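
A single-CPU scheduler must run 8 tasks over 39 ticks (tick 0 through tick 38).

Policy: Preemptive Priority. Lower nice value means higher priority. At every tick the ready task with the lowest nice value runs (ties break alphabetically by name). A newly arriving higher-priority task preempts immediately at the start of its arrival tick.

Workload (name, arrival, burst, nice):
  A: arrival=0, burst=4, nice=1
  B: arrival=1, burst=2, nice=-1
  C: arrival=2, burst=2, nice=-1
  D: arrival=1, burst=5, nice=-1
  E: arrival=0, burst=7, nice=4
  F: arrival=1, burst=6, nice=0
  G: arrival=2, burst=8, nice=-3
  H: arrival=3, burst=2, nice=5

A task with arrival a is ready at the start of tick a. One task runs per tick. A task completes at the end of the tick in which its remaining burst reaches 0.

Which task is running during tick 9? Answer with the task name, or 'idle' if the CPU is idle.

running at tick 9 = G

t=0: ready={A,E} → run A
t=1: ready={A,B,D,E,F} → run B
t=2: ready={A,B,C,D,E,F,G} → run G
t=3: ready={A,B,C,D,E,F,G,H} → run G
t=4: ready={A,B,C,D,E,F,G,H} → run G
t=5: ready={A,B,C,D,E,F,G,H} → run G
t=6: ready={A,B,C,D,E,F,G,H} → run G
t=7: ready={A,B,C,D,E,F,G,H} → run G
t=8: ready={A,B,C,D,E,F,G,H} → run G
t=9: ready={A,B,C,D,E,F,G,H} → run G
t=10: ready={A,B,C,D,E,F,H} → run B
t=11: ready={A,C,D,E,F,H} → run C
t=12: ready={A,C,D,E,F,H} → run C
t=13: ready={A,D,E,F,H} → run D
t=14: ready={A,D,E,F,H} → run D
t=15: ready={A,D,E,F,H} → run D
t=16: ready={A,D,E,F,H} → run D
t=17: ready={A,D,E,F,H} → run D
t=18: ready={A,E,F,H} → run F
t=19: ready={A,E,F,H} → run F
t=20: ready={A,E,F,H} → run F
t=21: ready={A,E,F,H} → run F
t=22: ready={A,E,F,H} → run F
t=23: ready={A,E,F,H} → run F
t=24: ready={A,E,H} → run A
t=25: ready={A,E,H} → run A
t=26: ready={A,E,H} → run A
t=27: ready={E,H} → run E
t=28: ready={E,H} → run E
t=29: ready={E,H} → run E
t=30: ready={E,H} → run E
t=31: ready={E,H} → run E
t=32: ready={E,H} → run E
t=33: ready={E,H} → run E
t=34: ready={H} → run H
t=35: ready={H} → run H
t=36: (idle)
t=37: (idle)
t=38: (idle)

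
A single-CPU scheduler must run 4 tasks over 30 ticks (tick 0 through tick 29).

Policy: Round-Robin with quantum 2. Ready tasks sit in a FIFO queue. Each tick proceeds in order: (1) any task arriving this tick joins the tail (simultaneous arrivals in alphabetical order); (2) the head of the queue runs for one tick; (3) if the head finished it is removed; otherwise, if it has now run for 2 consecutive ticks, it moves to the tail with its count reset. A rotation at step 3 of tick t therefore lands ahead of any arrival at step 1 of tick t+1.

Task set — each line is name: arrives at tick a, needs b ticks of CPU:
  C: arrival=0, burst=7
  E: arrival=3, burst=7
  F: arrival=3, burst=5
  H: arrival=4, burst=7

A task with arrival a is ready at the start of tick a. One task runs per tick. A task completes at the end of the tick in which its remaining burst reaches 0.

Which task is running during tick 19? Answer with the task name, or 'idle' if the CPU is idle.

running at tick 19 = E

t=0: queue=[C] q_used=0 → run C
t=1: queue=[C] q_used=1 → run C
t=2: queue=[C] q_used=0 → run C
t=3: queue=[C,E,F] q_used=1 → run C
t=4: queue=[E,F,C,H] q_used=0 → run E
t=5: queue=[E,F,C,H] q_used=1 → run E
t=6: queue=[F,C,H,E] q_used=0 → run F
t=7: queue=[F,C,H,E] q_used=1 → run F
t=8: queue=[C,H,E,F] q_used=0 → run C
t=9: queue=[C,H,E,F] q_used=1 → run C
t=10: queue=[H,E,F,C] q_used=0 → run H
t=11: queue=[H,E,F,C] q_used=1 → run H
t=12: queue=[E,F,C,H] q_used=0 → run E
t=13: queue=[E,F,C,H] q_used=1 → run E
t=14: queue=[F,C,H,E] q_used=0 → run F
t=15: queue=[F,C,H,E] q_used=1 → run F
t=16: queue=[C,H,E,F] q_used=0 → run C
t=17: queue=[H,E,F] q_used=0 → run H
t=18: queue=[H,E,F] q_used=1 → run H
t=19: queue=[E,F,H] q_used=0 → run E
t=20: queue=[E,F,H] q_used=1 → run E
t=21: queue=[F,H,E] q_used=0 → run F
t=22: queue=[H,E] q_used=0 → run H
t=23: queue=[H,E] q_used=1 → run H
t=24: queue=[E,H] q_used=0 → run E
t=25: queue=[H] q_used=0 → run H
t=26: (idle)
t=27: (idle)
t=28: (idle)
t=29: (idle)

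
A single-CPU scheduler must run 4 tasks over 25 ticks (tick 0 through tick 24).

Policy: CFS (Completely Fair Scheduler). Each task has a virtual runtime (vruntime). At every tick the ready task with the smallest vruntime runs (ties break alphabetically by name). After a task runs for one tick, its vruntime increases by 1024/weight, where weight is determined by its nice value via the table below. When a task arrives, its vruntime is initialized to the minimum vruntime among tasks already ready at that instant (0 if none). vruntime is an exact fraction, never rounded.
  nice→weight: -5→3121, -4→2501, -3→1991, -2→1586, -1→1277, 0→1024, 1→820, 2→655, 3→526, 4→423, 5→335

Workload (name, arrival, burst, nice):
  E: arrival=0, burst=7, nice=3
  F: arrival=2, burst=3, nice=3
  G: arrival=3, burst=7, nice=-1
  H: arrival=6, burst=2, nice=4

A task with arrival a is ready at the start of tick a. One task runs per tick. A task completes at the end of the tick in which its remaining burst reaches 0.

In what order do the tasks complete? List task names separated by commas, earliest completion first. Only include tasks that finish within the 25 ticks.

completion order = F, H, G, E

t=0: vr[E=0] → run E
t=1: vr[E=512/263] → run E
t=2: vr[E=1024/263 F=1024/263] → run E
t=3: vr[E=1536/263 F=1024/263 G=1024/263] → run F
t=4: vr[E=1536/263 F=1536/263 G=1024/263] → run G
t=5: vr[E=1536/263 F=1536/263 G=1576960/335851] → run G
t=6: vr[E=1536/263 F=1536/263 G=1846272/335851 H=1846272/335851] → run G
t=7: vr[E=1536/263 F=1536/263 G=2115584/335851 H=1846272/335851] → run H
t=8: vr[E=1536/263 F=1536/263 G=2115584/335851 H=1124884480/142064973] → run E
t=9: vr[E=2048/263 F=1536/263 G=2115584/335851 H=1124884480/142064973] → run F
t=10: vr[E=2048/263 F=2048/263 G=2115584/335851 H=1124884480/142064973] → run G
t=11: vr[E=2048/263 F=2048/263 G=2384896/335851 H=1124884480/142064973] → run G
t=12: vr[E=2048/263 F=2048/263 G=2654208/335851 H=1124884480/142064973] → run E
t=13: vr[E=2560/263 F=2048/263 G=2654208/335851 H=1124884480/142064973] → run F
t=14: vr[E=2560/263 G=2654208/335851 H=1124884480/142064973] → run G
t=15: vr[E=2560/263 G=2923520/335851 H=1124884480/142064973] → run H
t=16: vr[E=2560/263 G=2923520/335851] → run G
t=17: vr[E=2560/263] → run E
t=18: vr[E=3072/263] → run E
t=19: (idle)
t=20: (idle)
t=21: (idle)
t=22: (idle)
t=23: (idle)
t=24: (idle)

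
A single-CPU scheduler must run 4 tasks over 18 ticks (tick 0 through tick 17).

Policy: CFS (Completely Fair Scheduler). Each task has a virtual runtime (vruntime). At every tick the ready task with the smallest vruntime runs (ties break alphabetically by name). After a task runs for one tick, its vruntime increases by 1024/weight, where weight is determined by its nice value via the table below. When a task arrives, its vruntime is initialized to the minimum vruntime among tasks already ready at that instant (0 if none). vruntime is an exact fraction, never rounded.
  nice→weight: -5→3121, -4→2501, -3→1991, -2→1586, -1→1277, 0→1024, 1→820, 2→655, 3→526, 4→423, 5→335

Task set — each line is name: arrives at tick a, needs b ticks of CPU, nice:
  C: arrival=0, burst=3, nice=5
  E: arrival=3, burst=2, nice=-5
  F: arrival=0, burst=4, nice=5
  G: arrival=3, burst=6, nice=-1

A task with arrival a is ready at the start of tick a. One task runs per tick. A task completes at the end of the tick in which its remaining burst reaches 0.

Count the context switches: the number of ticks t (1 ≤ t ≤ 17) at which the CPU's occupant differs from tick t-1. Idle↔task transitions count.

context switches = 12

t=0: vr[C=0 F=0] → run C
t=1: vr[C=1024/335 F=0] → run F
t=2: vr[C=1024/335 F=1024/335] → run C
t=3: vr[C=2048/335 E=1024/335 F=1024/335 G=1024/335] → run E
t=4: vr[C=2048/335 E=3538944/1045535 F=1024/335 G=1024/335] → run F
t=5: vr[C=2048/335 E=3538944/1045535 F=2048/335 G=1024/335] → run G
t=6: vr[C=2048/335 E=3538944/1045535 F=2048/335 G=1650688/427795] → run E
t=7: vr[C=2048/335 F=2048/335 G=1650688/427795] → run G
t=8: vr[C=2048/335 F=2048/335 G=1993728/427795] → run G
t=9: vr[C=2048/335 F=2048/335 G=2336768/427795] → run G
t=10: vr[C=2048/335 F=2048/335 G=2679808/427795] → run C
t=11: vr[F=2048/335 G=2679808/427795] → run F
t=12: vr[F=3072/335 G=2679808/427795] → run G
t=13: vr[F=3072/335 G=3022848/427795] → run G
t=14: vr[F=3072/335] → run F
t=15: (idle)
t=16: (idle)
t=17: (idle)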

**WORK TO COMPLETE:**
Each line from the one with "E: arrival=3, burst=2, nice=-5" through the end of the entries above must be set down exactly, both end lines included, and no other line may appear.

**REPLY TO THE TASK:**
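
  E: arrival=3, burst=2, nice=-5
  F: arrival=0, burst=4, nice=5
  G: arrival=3, burst=6, nice=-1

A task with arrival a is ready at the start of tick a. One task runs per tick. A task completes at the end of the tick in which its remaining burst reaches 0.

Count the context switches: the number of ticks t (1 ≤ t ≤ 17) at which the CPU's occupant differs from tick t-1. Idle↔task transitions count.

context switches = 12

t=0: vr[C=0 F=0] → run C
t=1: vr[C=1024/335 F=0] → run F
t=2: vr[C=1024/335 F=1024/335] → run C
t=3: vr[C=2048/335 E=1024/335 F=1024/335 G=1024/335] → run E
t=4: vr[C=2048/335 E=3538944/1045535 F=1024/335 G=1024/335] → run F
t=5: vr[C=2048/335 E=3538944/1045535 F=2048/335 G=1024/335] → run G
t=6: vr[C=2048/335 E=3538944/1045535 F=2048/335 G=1650688/427795] → run E
t=7: vr[C=2048/335 F=2048/335 G=1650688/427795] → run G
t=8: vr[C=2048/335 F=2048/335 G=1993728/427795] → run G
t=9: vr[C=2048/335 F=2048/335 G=2336768/427795] → run G
t=10: vr[C=2048/335 F=2048/335 G=2679808/427795] → run C
t=11: vr[F=2048/335 G=2679808/427795] → run F
t=12: vr[F=3072/335 G=2679808/427795] → run G
t=13: vr[F=3072/335 G=3022848/427795] → run G
t=14: vr[F=3072/335] → run F
t=15: (idle)
t=16: (idle)
t=17: (idle)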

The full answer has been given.